_Task to carry out_
Reproduce exactly the line containing "Source frequency = 2209.8" and every line after it, through the last line of the records below; add nothing.

_Saved data entries_
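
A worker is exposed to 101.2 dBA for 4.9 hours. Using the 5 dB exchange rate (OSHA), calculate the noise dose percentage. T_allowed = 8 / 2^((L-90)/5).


Given values:
  L = 101.2 dBA, T = 4.9 hours
Formula: T_allowed = 8 / 2^((L - 90) / 5)
Compute exponent: (101.2 - 90) / 5 = 2.24
Compute 2^(2.24) = 4.723971
T_allowed = 8 / 4.723971 = 1.69349 hours
Dose = (T / T_allowed) * 100
Dose = (4.9 / 1.69349) * 100 = 289.34

289.34 %


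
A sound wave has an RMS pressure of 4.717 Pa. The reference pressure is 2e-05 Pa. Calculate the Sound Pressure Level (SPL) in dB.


Given values:
  p = 4.717 Pa
  p_ref = 2e-05 Pa
Formula: SPL = 20 * log10(p / p_ref)
Compute ratio: p / p_ref = 4.717 / 2e-05 = 235850
Compute log10: log10(235850) = 5.372636
Multiply: SPL = 20 * 5.372636 = 107.45

107.45 dB


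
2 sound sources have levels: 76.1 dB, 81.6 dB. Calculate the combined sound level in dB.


Formula: L_total = 10 * log10( sum(10^(Li/10)) )
  Source 1: 10^(76.1/10) = 40738027.7804
  Source 2: 10^(81.6/10) = 144543977.0746
Sum of linear values = 185282004.855
L_total = 10 * log10(185282004.855) = 82.68

82.68 dB


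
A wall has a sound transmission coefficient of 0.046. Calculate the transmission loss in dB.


Given values:
  tau = 0.046
Formula: TL = 10 * log10(1 / tau)
Compute 1 / tau = 1 / 0.046 = 21.7391
Compute log10(21.7391) = 1.337242
TL = 10 * 1.337242 = 13.37

13.37 dB


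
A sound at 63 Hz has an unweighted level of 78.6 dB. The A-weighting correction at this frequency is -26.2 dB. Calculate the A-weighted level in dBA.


Given values:
  SPL = 78.6 dB
  A-weighting at 63 Hz = -26.2 dB
Formula: L_A = SPL + A_weight
L_A = 78.6 + (-26.2)
L_A = 52.4

52.4 dBA


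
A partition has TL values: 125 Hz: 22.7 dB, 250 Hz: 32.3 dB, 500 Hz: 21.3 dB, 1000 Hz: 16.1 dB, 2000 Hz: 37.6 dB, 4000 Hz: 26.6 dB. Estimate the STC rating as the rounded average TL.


Given TL values at each frequency:
  125 Hz: 22.7 dB
  250 Hz: 32.3 dB
  500 Hz: 21.3 dB
  1000 Hz: 16.1 dB
  2000 Hz: 37.6 dB
  4000 Hz: 26.6 dB
Formula: STC ~ round(average of TL values)
Sum = 22.7 + 32.3 + 21.3 + 16.1 + 37.6 + 26.6 = 156.6
Average = 156.6 / 6 = 26.1
Rounded: 26

26


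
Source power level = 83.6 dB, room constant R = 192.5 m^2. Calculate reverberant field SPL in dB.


Given values:
  Lw = 83.6 dB, R = 192.5 m^2
Formula: SPL = Lw + 10 * log10(4 / R)
Compute 4 / R = 4 / 192.5 = 0.020779
Compute 10 * log10(0.020779) = -16.8238
SPL = 83.6 + (-16.8238) = 66.78

66.78 dB


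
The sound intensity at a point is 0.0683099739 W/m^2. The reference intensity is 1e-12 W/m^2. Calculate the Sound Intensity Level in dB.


Given values:
  I = 0.0683099739 W/m^2
  I_ref = 1e-12 W/m^2
Formula: SIL = 10 * log10(I / I_ref)
Compute ratio: I / I_ref = 68309973900
Compute log10: log10(68309973900) = 10.834484
Multiply: SIL = 10 * 10.834484 = 108.34

108.34 dB


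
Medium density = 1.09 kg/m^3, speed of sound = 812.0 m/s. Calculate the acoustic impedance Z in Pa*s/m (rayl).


Given values:
  rho = 1.09 kg/m^3
  c = 812.0 m/s
Formula: Z = rho * c
Z = 1.09 * 812.0
Z = 885.08

885.08 rayl


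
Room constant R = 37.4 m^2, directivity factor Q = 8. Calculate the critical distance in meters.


Given values:
  R = 37.4 m^2, Q = 8
Formula: d_c = 0.141 * sqrt(Q * R)
Compute Q * R = 8 * 37.4 = 299.2
Compute sqrt(299.2) = 17.2974
d_c = 0.141 * 17.2974 = 2.439

2.439 m


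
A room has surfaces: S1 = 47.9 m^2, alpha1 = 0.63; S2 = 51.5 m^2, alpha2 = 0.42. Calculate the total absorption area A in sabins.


Given surfaces:
  Surface 1: 47.9 * 0.63 = 30.177
  Surface 2: 51.5 * 0.42 = 21.63
Formula: A = sum(Si * alpha_i)
A = 30.177 + 21.63
A = 51.81

51.81 sabins


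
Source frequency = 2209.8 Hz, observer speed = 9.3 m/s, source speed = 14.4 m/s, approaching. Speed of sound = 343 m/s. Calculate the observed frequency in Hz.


Given values:
  f_s = 2209.8 Hz, v_o = 9.3 m/s, v_s = 14.4 m/s
  Direction: approaching
Formula: f_o = f_s * (c + v_o) / (c - v_s)
Numerator: c + v_o = 343 + 9.3 = 352.3
Denominator: c - v_s = 343 - 14.4 = 328.6
f_o = 2209.8 * 352.3 / 328.6 = 2369.18

2369.18 Hz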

_Answer below_
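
Source frequency = 2209.8 Hz, observer speed = 9.3 m/s, source speed = 14.4 m/s, approaching. Speed of sound = 343 m/s. Calculate the observed frequency in Hz.


Given values:
  f_s = 2209.8 Hz, v_o = 9.3 m/s, v_s = 14.4 m/s
  Direction: approaching
Formula: f_o = f_s * (c + v_o) / (c - v_s)
Numerator: c + v_o = 343 + 9.3 = 352.3
Denominator: c - v_s = 343 - 14.4 = 328.6
f_o = 2209.8 * 352.3 / 328.6 = 2369.18

2369.18 Hz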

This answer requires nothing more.